Among the entries below, find each line with "Consider" and show it.

(Material for the task)

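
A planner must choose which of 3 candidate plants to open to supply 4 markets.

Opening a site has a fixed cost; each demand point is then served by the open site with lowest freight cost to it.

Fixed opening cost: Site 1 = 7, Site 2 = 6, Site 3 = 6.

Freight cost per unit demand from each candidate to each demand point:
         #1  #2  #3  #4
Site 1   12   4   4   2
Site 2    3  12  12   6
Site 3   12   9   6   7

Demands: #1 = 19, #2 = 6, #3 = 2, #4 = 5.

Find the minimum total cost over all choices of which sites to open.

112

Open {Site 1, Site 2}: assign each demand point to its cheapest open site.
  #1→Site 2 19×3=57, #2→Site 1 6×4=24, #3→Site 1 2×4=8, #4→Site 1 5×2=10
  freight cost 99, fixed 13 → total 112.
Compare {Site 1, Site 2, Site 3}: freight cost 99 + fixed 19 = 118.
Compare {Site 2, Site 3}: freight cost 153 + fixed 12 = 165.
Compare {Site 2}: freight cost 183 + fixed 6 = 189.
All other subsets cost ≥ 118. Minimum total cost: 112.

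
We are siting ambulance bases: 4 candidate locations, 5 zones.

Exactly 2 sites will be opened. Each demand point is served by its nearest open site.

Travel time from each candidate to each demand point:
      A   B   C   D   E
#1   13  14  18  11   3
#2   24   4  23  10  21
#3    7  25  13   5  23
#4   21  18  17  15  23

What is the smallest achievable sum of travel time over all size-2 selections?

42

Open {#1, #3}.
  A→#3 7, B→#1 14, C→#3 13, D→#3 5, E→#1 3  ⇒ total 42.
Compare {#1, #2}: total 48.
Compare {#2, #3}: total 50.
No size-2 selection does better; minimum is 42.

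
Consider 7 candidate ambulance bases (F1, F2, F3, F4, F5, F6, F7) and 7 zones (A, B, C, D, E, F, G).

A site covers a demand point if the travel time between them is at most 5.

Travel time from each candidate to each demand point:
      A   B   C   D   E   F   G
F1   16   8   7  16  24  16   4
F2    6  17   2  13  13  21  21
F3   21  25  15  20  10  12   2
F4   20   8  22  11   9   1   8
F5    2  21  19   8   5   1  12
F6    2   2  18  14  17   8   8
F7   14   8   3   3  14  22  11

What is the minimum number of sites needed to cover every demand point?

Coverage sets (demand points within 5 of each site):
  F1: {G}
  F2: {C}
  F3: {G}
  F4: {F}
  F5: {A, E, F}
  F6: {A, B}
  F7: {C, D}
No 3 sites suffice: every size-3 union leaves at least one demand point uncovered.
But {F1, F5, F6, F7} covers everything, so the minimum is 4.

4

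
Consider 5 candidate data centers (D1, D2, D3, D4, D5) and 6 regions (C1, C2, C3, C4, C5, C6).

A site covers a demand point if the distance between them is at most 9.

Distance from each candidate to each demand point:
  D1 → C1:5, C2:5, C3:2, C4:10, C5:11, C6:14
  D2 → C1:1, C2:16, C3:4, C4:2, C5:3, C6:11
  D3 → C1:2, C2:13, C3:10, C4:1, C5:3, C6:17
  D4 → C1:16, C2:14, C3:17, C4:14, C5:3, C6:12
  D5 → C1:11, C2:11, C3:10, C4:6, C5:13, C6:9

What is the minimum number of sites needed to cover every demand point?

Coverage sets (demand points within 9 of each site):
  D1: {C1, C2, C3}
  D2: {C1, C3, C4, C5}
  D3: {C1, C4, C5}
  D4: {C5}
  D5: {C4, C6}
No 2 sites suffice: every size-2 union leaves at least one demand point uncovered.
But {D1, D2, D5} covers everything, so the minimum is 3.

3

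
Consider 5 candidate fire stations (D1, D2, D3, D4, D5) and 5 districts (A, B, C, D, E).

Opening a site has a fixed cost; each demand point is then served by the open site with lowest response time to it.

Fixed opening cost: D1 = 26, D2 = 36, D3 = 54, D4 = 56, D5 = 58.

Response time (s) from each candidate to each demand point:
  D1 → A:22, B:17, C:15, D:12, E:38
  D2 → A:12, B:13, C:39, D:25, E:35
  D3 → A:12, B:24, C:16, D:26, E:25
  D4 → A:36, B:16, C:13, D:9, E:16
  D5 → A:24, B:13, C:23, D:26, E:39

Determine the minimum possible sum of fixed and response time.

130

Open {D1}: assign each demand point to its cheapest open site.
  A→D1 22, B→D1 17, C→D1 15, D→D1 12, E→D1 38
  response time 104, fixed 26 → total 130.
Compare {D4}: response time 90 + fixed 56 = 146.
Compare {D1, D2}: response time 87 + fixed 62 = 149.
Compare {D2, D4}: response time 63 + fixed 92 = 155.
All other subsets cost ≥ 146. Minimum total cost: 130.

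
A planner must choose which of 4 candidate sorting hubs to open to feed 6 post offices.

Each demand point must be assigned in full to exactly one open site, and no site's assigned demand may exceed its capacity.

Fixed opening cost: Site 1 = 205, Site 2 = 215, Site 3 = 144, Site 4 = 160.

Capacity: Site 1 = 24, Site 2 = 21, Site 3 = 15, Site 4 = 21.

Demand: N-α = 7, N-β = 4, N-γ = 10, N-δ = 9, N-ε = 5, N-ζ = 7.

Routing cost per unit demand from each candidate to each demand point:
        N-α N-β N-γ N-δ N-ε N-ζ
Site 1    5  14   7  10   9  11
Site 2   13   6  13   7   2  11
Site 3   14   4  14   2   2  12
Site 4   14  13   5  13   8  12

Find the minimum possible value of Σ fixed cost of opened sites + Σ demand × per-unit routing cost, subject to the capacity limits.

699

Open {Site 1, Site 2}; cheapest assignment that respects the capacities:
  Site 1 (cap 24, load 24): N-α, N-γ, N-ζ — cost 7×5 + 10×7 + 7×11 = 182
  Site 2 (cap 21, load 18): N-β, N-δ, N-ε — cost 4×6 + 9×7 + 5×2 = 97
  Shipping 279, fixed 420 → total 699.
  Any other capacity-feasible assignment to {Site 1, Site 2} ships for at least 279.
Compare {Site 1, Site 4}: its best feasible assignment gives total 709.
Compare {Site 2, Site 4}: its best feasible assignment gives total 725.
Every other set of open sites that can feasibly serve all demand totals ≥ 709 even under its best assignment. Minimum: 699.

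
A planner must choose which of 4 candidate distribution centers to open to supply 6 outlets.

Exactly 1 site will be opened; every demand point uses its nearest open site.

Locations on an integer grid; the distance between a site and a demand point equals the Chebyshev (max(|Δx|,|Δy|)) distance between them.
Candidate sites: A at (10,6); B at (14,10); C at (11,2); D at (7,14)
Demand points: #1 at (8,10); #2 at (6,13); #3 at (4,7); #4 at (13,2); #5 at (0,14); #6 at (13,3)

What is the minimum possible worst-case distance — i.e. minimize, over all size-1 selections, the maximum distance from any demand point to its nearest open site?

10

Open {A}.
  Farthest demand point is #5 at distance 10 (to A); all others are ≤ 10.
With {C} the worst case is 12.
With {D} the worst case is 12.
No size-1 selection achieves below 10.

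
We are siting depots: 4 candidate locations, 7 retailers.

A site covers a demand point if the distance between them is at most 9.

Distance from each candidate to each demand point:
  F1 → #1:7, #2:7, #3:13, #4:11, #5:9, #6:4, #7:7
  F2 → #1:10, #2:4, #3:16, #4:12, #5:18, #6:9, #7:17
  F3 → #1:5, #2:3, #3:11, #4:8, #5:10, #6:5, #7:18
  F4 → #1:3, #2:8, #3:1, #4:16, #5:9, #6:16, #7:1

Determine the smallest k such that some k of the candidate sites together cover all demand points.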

(End Material for the task)

> Response below:
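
Consider 7 candidate ambulance bases (F1, F2, F3, F4, F5, F6, F7) and 7 zones (A, B, C, D, E, F, G).
Consider 5 candidate data centers (D1, D2, D3, D4, D5) and 6 regions (C1, C2, C3, C4, C5, C6).
Consider 5 candidate fire stations (D1, D2, D3, D4, D5) and 5 districts (A, B, C, D, E).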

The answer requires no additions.